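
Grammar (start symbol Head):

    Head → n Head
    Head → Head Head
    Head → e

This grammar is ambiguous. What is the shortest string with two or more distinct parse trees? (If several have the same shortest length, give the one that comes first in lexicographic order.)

length 1: no string has ≥2 trees
length 2: no string has ≥2 trees
length 3: e e e has 2 parse trees

Two derivations of e e e:
  Head ⇒ Head Head ⇒ Head Head Head ⇒ e Head Head ⇒ e e Head ⇒ e e e
  Head ⇒ Head Head ⇒ e Head ⇒ e Head Head ⇒ e e Head ⇒ e e e

e e e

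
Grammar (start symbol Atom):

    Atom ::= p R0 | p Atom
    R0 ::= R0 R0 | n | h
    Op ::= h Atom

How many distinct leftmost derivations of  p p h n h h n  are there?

14

Parse trees for p p h n h h n (showing first 6 of 14):
  [Atom p [Atom p [R0 [R0 h] [R0 [R0 n] [R0 [R0 h] [R0 [R0 h] [R0 n]]]]]]]
  [Atom p [Atom p [R0 [R0 h] [R0 [R0 n] [R0 [R0 [R0 h] [R0 h]] [R0 n]]]]]]
  [Atom p [Atom p [R0 [R0 h] [R0 [R0 [R0 n] [R0 h]] [R0 [R0 h] [R0 n]]]]]]
  [Atom p [Atom p [R0 [R0 h] [R0 [R0 [R0 n] [R0 [R0 h] [R0 h]]] [R0 n]]]]]
  [Atom p [Atom p [R0 [R0 h] [R0 [R0 [R0 [R0 n] [R0 h]] [R0 h]] [R0 n]]]]]
  [Atom p [Atom p [R0 [R0 [R0 h] [R0 n]] [R0 [R0 h] [R0 [R0 h] [R0 n]]]]]]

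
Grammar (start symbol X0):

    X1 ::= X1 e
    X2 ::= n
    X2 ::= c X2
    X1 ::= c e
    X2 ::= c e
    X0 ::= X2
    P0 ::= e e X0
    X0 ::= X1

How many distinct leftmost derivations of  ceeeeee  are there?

Parse trees for ceeeeee:
  [X0 [X1 [X1 [X1 [X1 [X1 [X1 c e] e] e] e] e] e]]

1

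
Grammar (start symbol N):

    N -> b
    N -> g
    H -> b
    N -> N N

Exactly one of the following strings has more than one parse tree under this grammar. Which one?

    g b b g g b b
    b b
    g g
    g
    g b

g b b g g b b: 132 trees
b b: 1 tree
g g: 1 tree
g: 1 tree
g b: 1 tree

g b b g g b b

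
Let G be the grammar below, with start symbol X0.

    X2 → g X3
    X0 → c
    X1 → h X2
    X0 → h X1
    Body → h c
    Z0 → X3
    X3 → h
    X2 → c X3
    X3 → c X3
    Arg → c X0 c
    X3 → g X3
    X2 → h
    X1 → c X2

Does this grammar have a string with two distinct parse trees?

(Z0, Arg, Body are unreachable from X0, so their rules don't affect L(X0).) Each reachable nonterminal has at most one production per leading terminal, and all productions are right-linear; the derivation is determined token-by-token.

Unambiguous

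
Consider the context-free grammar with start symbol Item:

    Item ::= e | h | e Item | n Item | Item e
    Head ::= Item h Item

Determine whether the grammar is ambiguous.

Ambiguous

Witness: e e

Derivation 1: Item ⇒ e Item ⇒ e e
Derivation 2: Item ⇒ Item e ⇒ e e

Two distinct leftmost derivations for the same string.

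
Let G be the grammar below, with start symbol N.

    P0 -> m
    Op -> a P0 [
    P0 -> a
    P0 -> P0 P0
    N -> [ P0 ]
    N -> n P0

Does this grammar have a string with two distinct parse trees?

Ambiguous

Witness: n a a a

Derivation 1: N ⇒ n P0 ⇒ n P0 P0 ⇒ n a P0 ⇒ n a P0 P0 ⇒ n a a P0 ⇒ n a a a
Derivation 2: N ⇒ n P0 ⇒ n P0 P0 ⇒ n P0 P0 P0 ⇒ n a P0 P0 ⇒ n a a P0 ⇒ n a a a

Two distinct leftmost derivations for the same string.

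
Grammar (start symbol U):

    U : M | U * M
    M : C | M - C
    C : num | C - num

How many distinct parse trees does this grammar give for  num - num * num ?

2

Parse trees for num - num * num:
  [U [U [M [C [C num] - num]]] * [M [C num]]]
  [U [U [M [M [C num]] - [C num]]] * [M [C num]]]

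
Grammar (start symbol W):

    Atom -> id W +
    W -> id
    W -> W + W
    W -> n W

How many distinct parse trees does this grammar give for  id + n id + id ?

Parse trees for id + n id + id:
  [W [W id] + [W [W n [W id]] + [W id]]]
  [W [W id] + [W n [W [W id] + [W id]]]]
  [W [W [W id] + [W n [W id]]] + [W id]]

3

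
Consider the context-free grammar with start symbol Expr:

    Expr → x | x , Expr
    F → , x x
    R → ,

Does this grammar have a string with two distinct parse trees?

Unambiguous

(F, R are unreachable from Expr, so their rules don't affect L(Expr).) The reachable grammar is A → atom sep A | atom. Each atom is followed by either the separator (recurse) or end-of-string (stop) — no choice point.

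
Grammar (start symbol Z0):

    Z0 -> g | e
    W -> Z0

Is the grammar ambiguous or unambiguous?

Unambiguous

(W is unreachable from Z0, so its rules don't affect L(Z0).) The reachable rules are right-linear with at most one rule per (nonterminal, next-terminal) pair. Each input token forces the next rule, so parsing is deterministic.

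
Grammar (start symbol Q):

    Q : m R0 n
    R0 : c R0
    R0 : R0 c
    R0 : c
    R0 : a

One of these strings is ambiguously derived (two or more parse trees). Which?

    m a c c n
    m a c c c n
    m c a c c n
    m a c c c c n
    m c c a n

m c a c c n

m a c c n: 1 tree
m a c c c n: 1 tree
m c a c c n: 3 trees
m a c c c c n: 1 tree
m c c a n: 1 tree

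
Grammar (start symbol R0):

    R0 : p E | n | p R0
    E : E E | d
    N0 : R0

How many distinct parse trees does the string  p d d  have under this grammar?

1

Parse trees for p d d:
  [R0 p [E [E d] [E d]]]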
==========
_Aim of the exercise_: Check each line of the material for "context" and report how many have it. Add no other words.

_Written reply_: 2